→ **Data section**:
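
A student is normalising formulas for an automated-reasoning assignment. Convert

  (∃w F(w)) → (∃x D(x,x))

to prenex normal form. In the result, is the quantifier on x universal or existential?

existential

Rewrite implications/biconditionals: A → B as ¬A ∨ B.
  ¬(∃w F(w)) ∨ (∃x D(x,x))
Move each ¬ inward, flipping quantifiers it crosses:
  (∀w ¬F(w)) ∨ (∃x D(x,x))
All bound variables are already distinct, so no renaming is needed.
Pull the quantifiers to the front (each side's bound variable is not free in the other side):
  ∀w ∃x (¬F(w) ∨ D(x,x))
The quantifier ∃x sits under an even number of negations (counting the antecedent side of each →), so it remains existential.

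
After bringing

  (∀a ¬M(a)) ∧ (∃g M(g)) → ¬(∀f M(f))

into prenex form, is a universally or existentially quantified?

existential

First replace A → B with ¬A ∨ B.
  ¬((∀a ¬M(a)) ∧ (∃g M(g))) ∨ ¬(∀f M(f))
Drive negations inward (¬∀x A ≡ ∃x ¬A, ¬∃x A ≡ ∀x ¬A, De Morgan for ∧/∨):
  (∃a M(a)) ∨ (∀g ¬M(g)) ∨ (∃f ¬M(f))
All bound variables are already distinct, so no renaming is needed.
Finally move all quantifiers to the prefix:
  ∃a ∀g ∃f (M(a) ∨ ¬M(g) ∨ ¬M(f))
The quantifier ∀a sits under an odd number of negations (counting the antecedent side of each →), so it flips to ∃a.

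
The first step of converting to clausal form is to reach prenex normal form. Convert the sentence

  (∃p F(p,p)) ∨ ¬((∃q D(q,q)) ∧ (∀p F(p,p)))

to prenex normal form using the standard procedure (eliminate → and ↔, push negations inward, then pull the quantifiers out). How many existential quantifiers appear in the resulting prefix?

2

Drive negations inward (¬∀x A ≡ ∃x ¬A, ¬∃x A ≡ ∀x ¬A, De Morgan for ∧/∨):
  (∃p F(p,p)) ∨ (∀q ¬D(q,q)) ∨ (∃p ¬F(p,p))
Rename bound variables to avoid capture: p↦t.
  (∃p F(p,p)) ∨ (∀q ¬D(q,q)) ∨ (∃t ¬F(t,t))
Extract every quantifier outward, since the variables are now distinct and don't occur free across branches:
  ∃p ∀q ∃t (F(p,p) ∨ ¬D(q,q) ∨ ¬F(t,t))
The prefix is ∃p ∀q ∃t: 1 universal, 2 existential.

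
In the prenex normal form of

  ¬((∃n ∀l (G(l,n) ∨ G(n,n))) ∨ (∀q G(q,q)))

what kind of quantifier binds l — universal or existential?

existential

Move each ¬ inward, flipping quantifiers it crosses:
  (∀n ∃l (¬G(l,n) ∧ ¬G(n,n))) ∧ (∃q ¬G(q,q))
All bound variables are already distinct, so no renaming is needed.
Finally move all quantifiers to the prefix:
  ∀n ∃l ∃q (¬G(l,n) ∧ ¬G(n,n) ∧ ¬G(q,q))
The quantifier ∀l sits under an odd number of negations, so it flips to ∃l.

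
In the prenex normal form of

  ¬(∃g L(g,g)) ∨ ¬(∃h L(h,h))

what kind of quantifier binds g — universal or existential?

universal

Move each ¬ inward, flipping quantifiers it crosses:
  (∀g ¬L(g,g)) ∨ (∀h ¬L(h,h))
All bound variables are already distinct, so no renaming is needed.
Pull the quantifiers to the front (each side's bound variable is not free in the other side):
  ∀g ∀h (¬L(g,g) ∨ ¬L(h,h))
The quantifier ∃g sits under an odd number of negations, so it flips to ∀g.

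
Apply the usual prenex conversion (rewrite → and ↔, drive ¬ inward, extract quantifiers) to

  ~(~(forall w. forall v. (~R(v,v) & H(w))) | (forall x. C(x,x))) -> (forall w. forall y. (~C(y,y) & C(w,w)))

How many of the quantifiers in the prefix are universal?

Eliminate → and ↔ using ¬ and ∨.
  ~~(~(forall w. forall v. (~R(v,v) & H(w))) | (forall x. C(x,x))) | (forall w. forall y. (~C(y,y) & C(w,w)))
Drive negations inward (¬∀x A ≡ ∃x ¬A, ¬∃x A ≡ ∀x ¬A, De Morgan for ∧/∨):
  (exists w. exists v. (R(v,v) | ~H(w))) | (forall x. C(x,x)) | (forall w. forall y. (~C(y,y) & C(w,w)))
Standardize variables apart so no two quantifiers bind the same name: w↦q.
  (exists w. exists v. (R(v,v) | ~H(w))) | (forall x. C(x,x)) | (forall q. forall y. (~C(y,y) & C(q,q)))
Extract every quantifier outward, since the variables are now distinct and don't occur free across branches:
  exists w. exists v. forall x. forall q. forall y. (R(v,v) | ~H(w) | C(x,x) | ~C(y,y) & C(q,q))
The prefix is exists w exists v forall x forall q forall y: 3 universal, 2 existential.

3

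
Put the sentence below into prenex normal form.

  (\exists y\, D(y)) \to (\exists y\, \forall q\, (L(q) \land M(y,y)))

\forall y\, \exists w\, \forall q\, (\neg D(y) \lor L(q) \land M(w,w))

Rewrite implications/biconditionals: A → B as ¬A ∨ B.
  \neg (\exists y\, D(y)) \lor (\exists y\, \forall q\, (L(q) \land M(y,y)))
Push ¬ through the quantifiers and connectives to reach negation normal form:
  (\forall y\, \neg D(y)) \lor (\exists y\, \forall q\, (L(q) \land M(y,y)))
Give each quantifier a distinct variable: y↦w.
  (\forall y\, \neg D(y)) \lor (\exists w\, \forall q\, (L(q) \land M(w,w)))
Pull the quantifiers to the front (each side's bound variable is not free in the other side):
  \forall y\, \exists w\, \forall q\, (\neg D(y) \lor L(q) \land M(w,w))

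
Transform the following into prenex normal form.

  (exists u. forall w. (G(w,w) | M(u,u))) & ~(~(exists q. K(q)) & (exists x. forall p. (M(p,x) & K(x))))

Push ¬ through the quantifiers and connectives to reach negation normal form:
  (exists u. forall w. (G(w,w) | M(u,u))) & ((exists q. K(q)) | (forall x. exists p. (~M(p,x) | ~K(x))))
All bound variables are already distinct, so no renaming is needed.
Extract every quantifier outward, since the variables are now distinct and don't occur free across branches:
  exists u. forall w. exists q. forall x. exists p. ((G(w,w) | M(u,u)) & (K(q) | ~M(p,x) | ~K(x)))

exists u. forall w. exists q. forall x. exists p. ((G(w,w) | M(u,u)) & (K(q) | ~M(p,x) | ~K(x)))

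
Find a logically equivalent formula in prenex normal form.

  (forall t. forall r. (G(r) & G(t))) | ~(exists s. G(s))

Move each ¬ inward, flipping quantifiers it crosses:
  (forall t. forall r. (G(r) & G(t))) | (forall s. ~G(s))
All bound variables are already distinct, so no renaming is needed.
Finally move all quantifiers to the prefix:
  forall t. forall r. forall s. (G(r) & G(t) | ~G(s))

forall t. forall r. forall s. (G(r) & G(t) | ~G(s))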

→ **How to complete this task**: In the listing above, find the line containing "(∃w F(w)) → (∃x D(x,x))" and the line containing "(∀a ¬M(a)) ∧ (∃g M(g)) → ¬(∀f M(f))", then retype both and every line between them exactly, with nothing else.

→ **Answer box**:
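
  (∃w F(w)) → (∃x D(x,x))

to prenex normal form. In the result, is the quantifier on x universal or existential?

existential

Rewrite implications/biconditionals: A → B as ¬A ∨ B.
  ¬(∃w F(w)) ∨ (∃x D(x,x))
Move each ¬ inward, flipping quantifiers it crosses:
  (∀w ¬F(w)) ∨ (∃x D(x,x))
All bound variables are already distinct, so no renaming is needed.
Pull the quantifiers to the front (each side's bound variable is not free in the other side):
  ∀w ∃x (¬F(w) ∨ D(x,x))
The quantifier ∃x sits under an even number of negations (counting the antecedent side of each →), so it remains existential.

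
After bringing

  (∀a ¬M(a)) ∧ (∃g M(g)) → ¬(∀f M(f))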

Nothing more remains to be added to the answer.